▶ Goal of the exercise:
Write out every single entry exactly.

====== Data records ======

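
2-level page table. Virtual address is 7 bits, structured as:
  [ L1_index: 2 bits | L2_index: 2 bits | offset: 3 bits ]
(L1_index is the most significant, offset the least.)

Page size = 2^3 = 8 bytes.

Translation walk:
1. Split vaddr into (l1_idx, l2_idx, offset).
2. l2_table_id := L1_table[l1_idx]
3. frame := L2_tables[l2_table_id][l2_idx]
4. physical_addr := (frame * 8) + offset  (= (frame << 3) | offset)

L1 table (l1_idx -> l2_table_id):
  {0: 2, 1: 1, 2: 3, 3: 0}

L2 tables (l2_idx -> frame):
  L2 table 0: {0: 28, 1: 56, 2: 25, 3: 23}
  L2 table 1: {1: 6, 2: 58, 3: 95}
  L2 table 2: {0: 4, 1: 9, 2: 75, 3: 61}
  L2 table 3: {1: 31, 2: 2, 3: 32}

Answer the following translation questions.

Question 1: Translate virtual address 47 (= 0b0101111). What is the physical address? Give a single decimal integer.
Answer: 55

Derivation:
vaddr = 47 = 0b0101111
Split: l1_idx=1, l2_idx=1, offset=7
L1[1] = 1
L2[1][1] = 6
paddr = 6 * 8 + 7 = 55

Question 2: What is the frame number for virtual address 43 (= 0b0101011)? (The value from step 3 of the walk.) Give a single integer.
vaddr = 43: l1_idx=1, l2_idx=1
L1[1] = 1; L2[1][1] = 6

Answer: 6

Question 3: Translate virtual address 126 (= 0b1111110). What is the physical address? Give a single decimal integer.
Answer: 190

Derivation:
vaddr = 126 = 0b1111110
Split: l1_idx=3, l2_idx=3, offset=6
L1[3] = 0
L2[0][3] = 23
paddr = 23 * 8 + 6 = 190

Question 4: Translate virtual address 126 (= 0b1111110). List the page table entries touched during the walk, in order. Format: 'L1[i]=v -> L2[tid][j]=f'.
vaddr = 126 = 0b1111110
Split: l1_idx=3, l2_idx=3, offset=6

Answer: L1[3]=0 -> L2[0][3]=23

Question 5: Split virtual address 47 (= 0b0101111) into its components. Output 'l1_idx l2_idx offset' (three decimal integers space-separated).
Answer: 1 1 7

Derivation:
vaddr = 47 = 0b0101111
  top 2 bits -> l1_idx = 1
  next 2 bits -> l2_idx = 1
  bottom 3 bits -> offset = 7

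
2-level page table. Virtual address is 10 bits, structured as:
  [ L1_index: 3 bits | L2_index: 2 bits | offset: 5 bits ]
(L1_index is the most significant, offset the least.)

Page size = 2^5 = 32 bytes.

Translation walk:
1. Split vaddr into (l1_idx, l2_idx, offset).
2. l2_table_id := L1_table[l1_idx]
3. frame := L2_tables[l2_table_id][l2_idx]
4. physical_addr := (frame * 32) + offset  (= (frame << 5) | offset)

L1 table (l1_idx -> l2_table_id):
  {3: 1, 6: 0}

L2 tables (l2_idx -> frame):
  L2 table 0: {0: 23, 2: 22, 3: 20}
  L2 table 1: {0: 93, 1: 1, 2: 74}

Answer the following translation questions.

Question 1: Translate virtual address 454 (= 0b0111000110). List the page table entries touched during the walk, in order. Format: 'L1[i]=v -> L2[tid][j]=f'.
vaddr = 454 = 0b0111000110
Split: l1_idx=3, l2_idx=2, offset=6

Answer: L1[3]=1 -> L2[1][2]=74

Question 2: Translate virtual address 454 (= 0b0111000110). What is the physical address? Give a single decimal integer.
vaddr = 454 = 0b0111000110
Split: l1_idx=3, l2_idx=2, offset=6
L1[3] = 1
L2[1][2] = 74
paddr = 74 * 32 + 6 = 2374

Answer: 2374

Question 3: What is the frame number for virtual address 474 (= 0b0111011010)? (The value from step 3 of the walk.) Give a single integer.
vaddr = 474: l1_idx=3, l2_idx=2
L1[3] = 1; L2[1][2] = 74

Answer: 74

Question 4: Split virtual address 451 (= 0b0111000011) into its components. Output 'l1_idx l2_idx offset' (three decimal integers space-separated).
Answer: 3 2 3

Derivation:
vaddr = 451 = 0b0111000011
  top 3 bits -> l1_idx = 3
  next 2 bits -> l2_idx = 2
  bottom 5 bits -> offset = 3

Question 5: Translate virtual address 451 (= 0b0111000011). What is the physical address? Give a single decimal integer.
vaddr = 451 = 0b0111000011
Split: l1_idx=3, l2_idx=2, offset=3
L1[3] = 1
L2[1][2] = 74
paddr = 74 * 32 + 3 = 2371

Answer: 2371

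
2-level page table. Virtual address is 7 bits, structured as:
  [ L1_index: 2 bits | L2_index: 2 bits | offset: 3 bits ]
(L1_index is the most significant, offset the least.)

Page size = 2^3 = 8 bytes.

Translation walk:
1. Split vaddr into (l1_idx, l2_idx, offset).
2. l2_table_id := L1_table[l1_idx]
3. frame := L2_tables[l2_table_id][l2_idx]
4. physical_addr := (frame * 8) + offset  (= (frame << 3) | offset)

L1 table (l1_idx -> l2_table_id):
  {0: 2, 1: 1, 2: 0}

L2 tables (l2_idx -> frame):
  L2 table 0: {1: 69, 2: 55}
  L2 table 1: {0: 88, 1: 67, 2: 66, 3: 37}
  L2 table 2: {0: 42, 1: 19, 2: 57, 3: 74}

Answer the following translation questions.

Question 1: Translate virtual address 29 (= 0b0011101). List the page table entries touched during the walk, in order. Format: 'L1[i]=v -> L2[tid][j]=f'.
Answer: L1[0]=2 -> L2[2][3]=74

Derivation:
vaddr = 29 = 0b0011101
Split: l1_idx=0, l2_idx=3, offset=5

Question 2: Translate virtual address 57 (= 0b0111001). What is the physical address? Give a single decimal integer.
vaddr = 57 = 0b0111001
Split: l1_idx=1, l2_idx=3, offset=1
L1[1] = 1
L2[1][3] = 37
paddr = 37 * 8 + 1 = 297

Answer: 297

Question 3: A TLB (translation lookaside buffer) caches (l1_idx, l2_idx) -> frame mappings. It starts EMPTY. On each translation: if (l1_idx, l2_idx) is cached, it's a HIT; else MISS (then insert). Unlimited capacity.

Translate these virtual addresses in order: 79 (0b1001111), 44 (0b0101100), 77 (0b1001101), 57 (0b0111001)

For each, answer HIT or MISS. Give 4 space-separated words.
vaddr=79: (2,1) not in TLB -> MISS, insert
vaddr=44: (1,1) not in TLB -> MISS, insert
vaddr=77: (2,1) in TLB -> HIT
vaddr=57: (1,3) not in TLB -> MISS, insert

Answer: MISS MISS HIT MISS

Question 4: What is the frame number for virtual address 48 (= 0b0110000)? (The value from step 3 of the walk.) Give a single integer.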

======

▶ Reply:
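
2-level page table. Virtual address is 7 bits, structured as:
  [ L1_index: 2 bits | L2_index: 2 bits | offset: 3 bits ]
(L1_index is the most significant, offset the least.)

Page size = 2^3 = 8 bytes.

Translation walk:
1. Split vaddr into (l1_idx, l2_idx, offset).
2. l2_table_id := L1_table[l1_idx]
3. frame := L2_tables[l2_table_id][l2_idx]
4. physical_addr := (frame * 8) + offset  (= (frame << 3) | offset)

L1 table (l1_idx -> l2_table_id):
  {0: 2, 1: 1, 2: 3, 3: 0}

L2 tables (l2_idx -> frame):
  L2 table 0: {0: 28, 1: 56, 2: 25, 3: 23}
  L2 table 1: {1: 6, 2: 58, 3: 95}
  L2 table 2: {0: 4, 1: 9, 2: 75, 3: 61}
  L2 table 3: {1: 31, 2: 2, 3: 32}

Answer the following translation questions.

Question 1: Translate virtual address 47 (= 0b0101111). What is the physical address? Give a single decimal integer.
Answer: 55

Derivation:
vaddr = 47 = 0b0101111
Split: l1_idx=1, l2_idx=1, offset=7
L1[1] = 1
L2[1][1] = 6
paddr = 6 * 8 + 7 = 55

Question 2: What is the frame number for virtual address 43 (= 0b0101011)? (The value from step 3 of the walk.) Give a single integer.
vaddr = 43: l1_idx=1, l2_idx=1
L1[1] = 1; L2[1][1] = 6

Answer: 6

Question 3: Translate virtual address 126 (= 0b1111110). What is the physical address? Give a single decimal integer.
Answer: 190

Derivation:
vaddr = 126 = 0b1111110
Split: l1_idx=3, l2_idx=3, offset=6
L1[3] = 0
L2[0][3] = 23
paddr = 23 * 8 + 6 = 190

Question 4: Translate virtual address 126 (= 0b1111110). List the page table entries touched during the walk, in order. Format: 'L1[i]=v -> L2[tid][j]=f'.
vaddr = 126 = 0b1111110
Split: l1_idx=3, l2_idx=3, offset=6

Answer: L1[3]=0 -> L2[0][3]=23

Question 5: Split virtual address 47 (= 0b0101111) into its components. Output 'l1_idx l2_idx offset' (three decimal integers space-separated).
Answer: 1 1 7

Derivation:
vaddr = 47 = 0b0101111
  top 2 bits -> l1_idx = 1
  next 2 bits -> l2_idx = 1
  bottom 3 bits -> offset = 7

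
2-level page table. Virtual address is 10 bits, structured as:
  [ L1_index: 3 bits | L2_index: 2 bits | offset: 5 bits ]
(L1_index is the most significant, offset the least.)

Page size = 2^5 = 32 bytes.

Translation walk:
1. Split vaddr into (l1_idx, l2_idx, offset).
2. l2_table_id := L1_table[l1_idx]
3. frame := L2_tables[l2_table_id][l2_idx]
4. physical_addr := (frame * 32) + offset  (= (frame << 5) | offset)

L1 table (l1_idx -> l2_table_id):
  {3: 1, 6: 0}

L2 tables (l2_idx -> frame):
  L2 table 0: {0: 23, 2: 22, 3: 20}
  L2 table 1: {0: 93, 1: 1, 2: 74}

Answer the following translation questions.

Question 1: Translate virtual address 454 (= 0b0111000110). List the page table entries touched during the walk, in order. Format: 'L1[i]=v -> L2[tid][j]=f'.
vaddr = 454 = 0b0111000110
Split: l1_idx=3, l2_idx=2, offset=6

Answer: L1[3]=1 -> L2[1][2]=74

Question 2: Translate virtual address 454 (= 0b0111000110). What is the physical address? Give a single decimal integer.
vaddr = 454 = 0b0111000110
Split: l1_idx=3, l2_idx=2, offset=6
L1[3] = 1
L2[1][2] = 74
paddr = 74 * 32 + 6 = 2374

Answer: 2374

Question 3: What is the frame number for virtual address 474 (= 0b0111011010)? (The value from step 3 of the walk.) Give a single integer.
vaddr = 474: l1_idx=3, l2_idx=2
L1[3] = 1; L2[1][2] = 74

Answer: 74

Question 4: Split virtual address 451 (= 0b0111000011) into its components. Output 'l1_idx l2_idx offset' (three decimal integers space-separated).
Answer: 3 2 3

Derivation:
vaddr = 451 = 0b0111000011
  top 3 bits -> l1_idx = 3
  next 2 bits -> l2_idx = 2
  bottom 5 bits -> offset = 3

Question 5: Translate virtual address 451 (= 0b0111000011). What is the physical address? Give a single decimal integer.
vaddr = 451 = 0b0111000011
Split: l1_idx=3, l2_idx=2, offset=3
L1[3] = 1
L2[1][2] = 74
paddr = 74 * 32 + 3 = 2371

Answer: 2371

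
2-level page table. Virtual address is 7 bits, structured as:
  [ L1_index: 2 bits | L2_index: 2 bits | offset: 3 bits ]
(L1_index is the most significant, offset the least.)

Page size = 2^3 = 8 bytes.

Translation walk:
1. Split vaddr into (l1_idx, l2_idx, offset).
2. l2_table_id := L1_table[l1_idx]
3. frame := L2_tables[l2_table_id][l2_idx]
4. physical_addr := (frame * 8) + offset  (= (frame << 3) | offset)

L1 table (l1_idx -> l2_table_id):
  {0: 2, 1: 1, 2: 0}

L2 tables (l2_idx -> frame):
  L2 table 0: {1: 69, 2: 55}
  L2 table 1: {0: 88, 1: 67, 2: 66, 3: 37}
  L2 table 2: {0: 42, 1: 19, 2: 57, 3: 74}

Answer the following translation questions.

Question 1: Translate virtual address 29 (= 0b0011101). List the page table entries touched during the walk, in order. Format: 'L1[i]=v -> L2[tid][j]=f'.
Answer: L1[0]=2 -> L2[2][3]=74

Derivation:
vaddr = 29 = 0b0011101
Split: l1_idx=0, l2_idx=3, offset=5

Question 2: Translate virtual address 57 (= 0b0111001). What is the physical address? Give a single decimal integer.
vaddr = 57 = 0b0111001
Split: l1_idx=1, l2_idx=3, offset=1
L1[1] = 1
L2[1][3] = 37
paddr = 37 * 8 + 1 = 297

Answer: 297

Question 3: A TLB (translation lookaside buffer) caches (l1_idx, l2_idx) -> frame mappings. It starts EMPTY. On each translation: if (l1_idx, l2_idx) is cached, it's a HIT; else MISS (then insert). Unlimited capacity.

Translate these virtual addresses in order: 79 (0b1001111), 44 (0b0101100), 77 (0b1001101), 57 (0b0111001)

For each, answer HIT or MISS. Give 4 space-separated words.
vaddr=79: (2,1) not in TLB -> MISS, insert
vaddr=44: (1,1) not in TLB -> MISS, insert
vaddr=77: (2,1) in TLB -> HIT
vaddr=57: (1,3) not in TLB -> MISS, insert

Answer: MISS MISS HIT MISS

Question 4: What is the frame number for virtual address 48 (= 0b0110000)? (The value from step 3 of the walk.) Give a single integer.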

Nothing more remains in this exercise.